ASSIGNMENT:
Quote the entries that follow exactly, leaving none out.

WORKING DATA:
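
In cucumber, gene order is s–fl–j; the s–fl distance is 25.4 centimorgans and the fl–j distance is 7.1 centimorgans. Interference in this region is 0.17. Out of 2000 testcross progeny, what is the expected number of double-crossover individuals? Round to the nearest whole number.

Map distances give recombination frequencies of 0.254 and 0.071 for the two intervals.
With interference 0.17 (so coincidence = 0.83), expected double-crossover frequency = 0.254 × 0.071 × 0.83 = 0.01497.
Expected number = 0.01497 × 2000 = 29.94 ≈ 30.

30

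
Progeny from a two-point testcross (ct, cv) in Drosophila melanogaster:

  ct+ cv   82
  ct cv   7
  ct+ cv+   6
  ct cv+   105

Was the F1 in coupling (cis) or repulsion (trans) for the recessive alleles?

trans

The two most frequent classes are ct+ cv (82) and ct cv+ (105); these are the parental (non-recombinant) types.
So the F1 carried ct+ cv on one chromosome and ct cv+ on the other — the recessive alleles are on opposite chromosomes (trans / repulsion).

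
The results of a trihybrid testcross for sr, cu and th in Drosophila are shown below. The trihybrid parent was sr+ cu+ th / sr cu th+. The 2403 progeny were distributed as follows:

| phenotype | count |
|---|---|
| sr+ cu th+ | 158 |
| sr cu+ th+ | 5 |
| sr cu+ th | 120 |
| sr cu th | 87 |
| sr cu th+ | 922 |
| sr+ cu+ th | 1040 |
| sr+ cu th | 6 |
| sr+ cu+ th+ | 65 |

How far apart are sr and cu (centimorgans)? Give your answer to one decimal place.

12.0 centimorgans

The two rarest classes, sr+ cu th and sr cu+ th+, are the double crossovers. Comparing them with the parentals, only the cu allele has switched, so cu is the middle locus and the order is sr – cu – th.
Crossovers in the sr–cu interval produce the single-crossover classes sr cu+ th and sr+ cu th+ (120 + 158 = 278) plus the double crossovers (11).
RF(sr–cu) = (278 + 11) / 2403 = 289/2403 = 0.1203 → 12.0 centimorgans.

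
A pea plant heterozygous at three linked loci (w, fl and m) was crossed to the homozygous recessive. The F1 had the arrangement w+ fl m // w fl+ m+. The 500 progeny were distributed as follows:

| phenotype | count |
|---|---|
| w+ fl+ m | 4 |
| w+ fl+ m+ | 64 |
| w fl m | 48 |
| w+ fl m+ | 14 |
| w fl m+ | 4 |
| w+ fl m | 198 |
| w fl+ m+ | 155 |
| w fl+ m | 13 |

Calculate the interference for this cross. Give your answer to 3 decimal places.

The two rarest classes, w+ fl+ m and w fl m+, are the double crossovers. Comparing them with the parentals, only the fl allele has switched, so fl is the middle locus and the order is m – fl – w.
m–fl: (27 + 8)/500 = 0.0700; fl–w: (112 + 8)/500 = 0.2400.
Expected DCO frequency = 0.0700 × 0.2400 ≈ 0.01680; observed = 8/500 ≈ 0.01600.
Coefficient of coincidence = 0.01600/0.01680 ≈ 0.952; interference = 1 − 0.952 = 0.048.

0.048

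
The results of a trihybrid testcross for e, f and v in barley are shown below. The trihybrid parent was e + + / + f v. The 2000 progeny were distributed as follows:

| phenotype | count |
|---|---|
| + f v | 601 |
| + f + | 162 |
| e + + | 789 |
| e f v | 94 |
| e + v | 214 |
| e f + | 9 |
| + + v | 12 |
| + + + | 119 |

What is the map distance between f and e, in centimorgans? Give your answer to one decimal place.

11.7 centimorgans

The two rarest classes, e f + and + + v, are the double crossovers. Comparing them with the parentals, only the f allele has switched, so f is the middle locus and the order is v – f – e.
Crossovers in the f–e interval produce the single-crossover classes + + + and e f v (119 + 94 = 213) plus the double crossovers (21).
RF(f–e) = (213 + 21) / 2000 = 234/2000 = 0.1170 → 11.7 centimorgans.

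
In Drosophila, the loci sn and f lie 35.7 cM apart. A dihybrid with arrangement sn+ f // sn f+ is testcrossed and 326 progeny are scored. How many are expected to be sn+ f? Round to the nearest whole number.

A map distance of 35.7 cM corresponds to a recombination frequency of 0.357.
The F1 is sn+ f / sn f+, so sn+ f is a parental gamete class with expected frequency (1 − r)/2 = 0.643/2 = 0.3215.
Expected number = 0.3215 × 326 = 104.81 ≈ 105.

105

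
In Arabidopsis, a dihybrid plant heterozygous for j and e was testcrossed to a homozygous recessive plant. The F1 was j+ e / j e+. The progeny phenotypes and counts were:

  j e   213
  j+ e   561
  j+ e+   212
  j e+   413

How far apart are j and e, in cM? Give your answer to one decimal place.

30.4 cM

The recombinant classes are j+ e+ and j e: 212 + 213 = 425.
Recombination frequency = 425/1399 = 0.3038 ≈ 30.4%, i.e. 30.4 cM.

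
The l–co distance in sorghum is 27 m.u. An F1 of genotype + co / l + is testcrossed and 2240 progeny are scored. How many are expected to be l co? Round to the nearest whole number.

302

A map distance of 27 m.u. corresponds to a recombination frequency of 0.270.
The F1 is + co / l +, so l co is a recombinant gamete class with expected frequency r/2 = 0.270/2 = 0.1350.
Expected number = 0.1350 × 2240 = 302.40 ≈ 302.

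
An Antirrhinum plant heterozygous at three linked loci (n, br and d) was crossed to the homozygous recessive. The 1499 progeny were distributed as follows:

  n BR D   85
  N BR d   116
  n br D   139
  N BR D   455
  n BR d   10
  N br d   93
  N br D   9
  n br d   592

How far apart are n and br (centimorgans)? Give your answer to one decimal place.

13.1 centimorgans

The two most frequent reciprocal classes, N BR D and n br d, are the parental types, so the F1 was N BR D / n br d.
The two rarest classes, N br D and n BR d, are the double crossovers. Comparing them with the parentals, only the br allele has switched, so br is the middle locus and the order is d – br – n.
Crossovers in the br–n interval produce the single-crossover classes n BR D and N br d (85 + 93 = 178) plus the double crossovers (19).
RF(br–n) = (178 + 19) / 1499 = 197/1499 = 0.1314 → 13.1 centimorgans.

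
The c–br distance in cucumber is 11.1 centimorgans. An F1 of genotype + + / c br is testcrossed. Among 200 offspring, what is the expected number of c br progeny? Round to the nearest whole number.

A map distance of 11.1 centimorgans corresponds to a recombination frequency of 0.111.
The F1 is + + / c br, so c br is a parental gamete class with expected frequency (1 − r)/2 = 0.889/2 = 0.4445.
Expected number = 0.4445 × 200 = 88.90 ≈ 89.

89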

SOLUTION TO THIS PROBLEM:
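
In cucumber, gene order is s–fl–j; the s–fl distance is 25.4 centimorgans and the fl–j distance is 7.1 centimorgans. Interference in this region is 0.17. Out of 2000 testcross progeny, what is the expected number of double-crossover individuals? Round to the nearest whole number.

Map distances give recombination frequencies of 0.254 and 0.071 for the two intervals.
With interference 0.17 (so coincidence = 0.83), expected double-crossover frequency = 0.254 × 0.071 × 0.83 = 0.01497.
Expected number = 0.01497 × 2000 = 29.94 ≈ 30.

30

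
Progeny from a two-point testcross (ct, cv) in Drosophila melanogaster:

  ct+ cv   82
  ct cv   7
  ct+ cv+   6
  ct cv+   105

Was the F1 in coupling (cis) or repulsion (trans) for the recessive alleles?

trans

The two most frequent classes are ct+ cv (82) and ct cv+ (105); these are the parental (non-recombinant) types.
So the F1 carried ct+ cv on one chromosome and ct cv+ on the other — the recessive alleles are on opposite chromosomes (trans / repulsion).

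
The results of a trihybrid testcross for sr, cu and th in Drosophila are shown below. The trihybrid parent was sr+ cu+ th / sr cu th+. The 2403 progeny were distributed as follows:

| phenotype | count |
|---|---|
| sr+ cu th+ | 158 |
| sr cu+ th+ | 5 |
| sr cu+ th | 120 |
| sr cu th | 87 |
| sr cu th+ | 922 |
| sr+ cu+ th | 1040 |
| sr+ cu th | 6 |
| sr+ cu+ th+ | 65 |

How far apart are sr and cu (centimorgans)? Give your answer to one decimal place.

12.0 centimorgans

The two rarest classes, sr+ cu th and sr cu+ th+, are the double crossovers. Comparing them with the parentals, only the cu allele has switched, so cu is the middle locus and the order is sr – cu – th.
Crossovers in the sr–cu interval produce the single-crossover classes sr cu+ th and sr+ cu th+ (120 + 158 = 278) plus the double crossovers (11).
RF(sr–cu) = (278 + 11) / 2403 = 289/2403 = 0.1203 → 12.0 centimorgans.

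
A pea plant heterozygous at three linked loci (w, fl and m) was crossed to the homozygous recessive. The F1 had the arrangement w+ fl m // w fl+ m+. The 500 progeny were distributed as follows:

| phenotype | count |
|---|---|
| w+ fl+ m | 4 |
| w+ fl+ m+ | 64 |
| w fl m | 48 |
| w+ fl m+ | 14 |
| w fl m+ | 4 |
| w+ fl m | 198 |
| w fl+ m+ | 155 |
| w fl+ m | 13 |

Calculate the interference for this cross. Give your answer to 3 decimal places.

The two rarest classes, w+ fl+ m and w fl m+, are the double crossovers. Comparing them with the parentals, only the fl allele has switched, so fl is the middle locus and the order is m – fl – w.
m–fl: (27 + 8)/500 = 0.0700; fl–w: (112 + 8)/500 = 0.2400.
Expected DCO frequency = 0.0700 × 0.2400 ≈ 0.01680; observed = 8/500 ≈ 0.01600.
Coefficient of coincidence = 0.01600/0.01680 ≈ 0.952; interference = 1 − 0.952 = 0.048.

0.048

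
The results of a trihybrid testcross for e, f and v in barley are shown below. The trihybrid parent was e + + / + f v. The 2000 progeny were distributed as follows:

| phenotype | count |
|---|---|
| + f v | 601 |
| + f + | 162 |
| e + + | 789 |
| e f v | 94 |
| e + v | 214 |
| e f + | 9 |
| + + v | 12 |
| + + + | 119 |

What is the map distance between f and e, in centimorgans? Give your answer to one decimal place.

11.7 centimorgans

The two rarest classes, e f + and + + v, are the double crossovers. Comparing them with the parentals, only the f allele has switched, so f is the middle locus and the order is v – f – e.
Crossovers in the f–e interval produce the single-crossover classes + + + and e f v (119 + 94 = 213) plus the double crossovers (21).
RF(f–e) = (213 + 21) / 2000 = 234/2000 = 0.1170 → 11.7 centimorgans.

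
In Drosophila, the loci sn and f lie 35.7 cM apart. A dihybrid with arrangement sn+ f // sn f+ is testcrossed and 326 progeny are scored. How many are expected to be sn+ f? Round to the nearest whole number.

A map distance of 35.7 cM corresponds to a recombination frequency of 0.357.
The F1 is sn+ f / sn f+, so sn+ f is a parental gamete class with expected frequency (1 − r)/2 = 0.643/2 = 0.3215.
Expected number = 0.3215 × 326 = 104.81 ≈ 105.

105

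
In Arabidopsis, a dihybrid plant heterozygous for j and e was testcrossed to a homozygous recessive plant. The F1 was j+ e / j e+. The progeny phenotypes and counts were:

  j e   213
  j+ e   561
  j+ e+   212
  j e+   413

How far apart are j and e, in cM? Give your answer to one decimal place.

30.4 cM

The recombinant classes are j+ e+ and j e: 212 + 213 = 425.
Recombination frequency = 425/1399 = 0.3038 ≈ 30.4%, i.e. 30.4 cM.

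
The l–co distance in sorghum is 27 m.u. An F1 of genotype + co / l + is testcrossed and 2240 progeny are scored. How many are expected to be l co? Round to the nearest whole number.

302

A map distance of 27 m.u. corresponds to a recombination frequency of 0.270.
The F1 is + co / l +, so l co is a recombinant gamete class with expected frequency r/2 = 0.270/2 = 0.1350.
Expected number = 0.1350 × 2240 = 302.40 ≈ 302.

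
An Antirrhinum plant heterozygous at three linked loci (n, br and d) was crossed to the homozygous recessive. The 1499 progeny were distributed as follows:

  n BR D   85
  N BR d   116
  n br D   139
  N BR D   455
  n BR d   10
  N br d   93
  N br D   9
  n br d   592

How far apart are n and br (centimorgans)? Give your answer to one decimal place.

13.1 centimorgans

The two most frequent reciprocal classes, N BR D and n br d, are the parental types, so the F1 was N BR D / n br d.
The two rarest classes, N br D and n BR d, are the double crossovers. Comparing them with the parentals, only the br allele has switched, so br is the middle locus and the order is d – br – n.
Crossovers in the br–n interval produce the single-crossover classes n BR D and N br d (85 + 93 = 178) plus the double crossovers (19).
RF(br–n) = (178 + 19) / 1499 = 197/1499 = 0.1314 → 13.1 centimorgans.

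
The c–br distance in cucumber is 11.1 centimorgans. An F1 of genotype + + / c br is testcrossed. Among 200 offspring, what is the expected number of c br progeny? Round to the nearest whole number.

A map distance of 11.1 centimorgans corresponds to a recombination frequency of 0.111.
The F1 is + + / c br, so c br is a parental gamete class with expected frequency (1 − r)/2 = 0.889/2 = 0.4445.
Expected number = 0.4445 × 200 = 88.90 ≈ 89.

89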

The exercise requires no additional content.